§ EXERCISE OBJECTIVE
Output the data below exactly. Leave nothing out.

§ EXERCISE MATERIAL

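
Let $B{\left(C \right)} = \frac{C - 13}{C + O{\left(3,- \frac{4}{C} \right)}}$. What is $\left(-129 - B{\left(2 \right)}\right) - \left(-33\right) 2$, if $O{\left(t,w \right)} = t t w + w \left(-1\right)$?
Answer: $- \frac{893}{14} \approx -63.786$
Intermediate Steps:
$O{\left(t,w \right)} = - w + w t^{2}$ ($O{\left(t,w \right)} = t^{2} w - w = w t^{2} - w = - w + w t^{2}$)
$B{\left(C \right)} = \frac{-13 + C}{C - \frac{32}{C}}$ ($B{\left(C \right)} = \frac{C - 13}{C + - \frac{4}{C} \left(-1 + 3^{2}\right)} = \frac{-13 + C}{C + - \frac{4}{C} \left(-1 + 9\right)} = \frac{-13 + C}{C + - \frac{4}{C} 8} = \frac{-13 + C}{C - \frac{32}{C}}$)
$\left(-129 - B{\left(2 \right)}\right) - \left(-33\right) 2 = \left(-129 - \frac{2 \left(-13 + 2\right)}{-32 + 2^{2}}\right) - \left(-33\right) 2 = \left(-129 - 2 \frac{1}{-32 + 4} \left(-11\right)\right) - -66 = \left(-129 - 2 \frac{1}{-28} \left(-11\right)\right) + 66 = \left(-129 - 2 \left(- \frac{1}{28}\right) \left(-11\right)\right) + 66 = \left(-129 - \frac{11}{14}\right) + 66 = - \frac{1817}{14} + 66 = - \frac{893}{14}$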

§ ANSWER SECTION
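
Let $B{\left(C \right)} = \frac{C - 13}{C + O{\left(3,- \frac{4}{C} \right)}}$. What is $\left(-129 - B{\left(2 \right)}\right) - \left(-33\right) 2$, if $O{\left(t,w \right)} = t t w + w \left(-1\right)$?
Answer: $- \frac{893}{14} \approx -63.786$
Intermediate Steps:
$O{\left(t,w \right)} = - w + w t^{2}$ ($O{\left(t,w \right)} = t^{2} w - w = w t^{2} - w = - w + w t^{2}$)
$B{\left(C \right)} = \frac{-13 + C}{C - \frac{32}{C}}$ ($B{\left(C \right)} = \frac{C - 13}{C + - \frac{4}{C} \left(-1 + 3^{2}\right)} = \frac{-13 + C}{C + - \frac{4}{C} \left(-1 + 9\right)} = \frac{-13 + C}{C + - \frac{4}{C} 8} = \frac{-13 + C}{C - \frac{32}{C}}$)
$\left(-129 - B{\left(2 \right)}\right) - \left(-33\right) 2 = \left(-129 - \frac{2 \left(-13 + 2\right)}{-32 + 2^{2}}\right) - \left(-33\right) 2 = \left(-129 - 2 \frac{1}{-32 + 4} \left(-11\right)\right) - -66 = \left(-129 - 2 \frac{1}{-28} \left(-11\right)\right) + 66 = \left(-129 - 2 \left(- \frac{1}{28}\right) \left(-11\right)\right) + 66 = \left(-129 - \frac{11}{14}\right) + 66 = - \frac{1817}{14} + 66 = - \frac{893}{14}$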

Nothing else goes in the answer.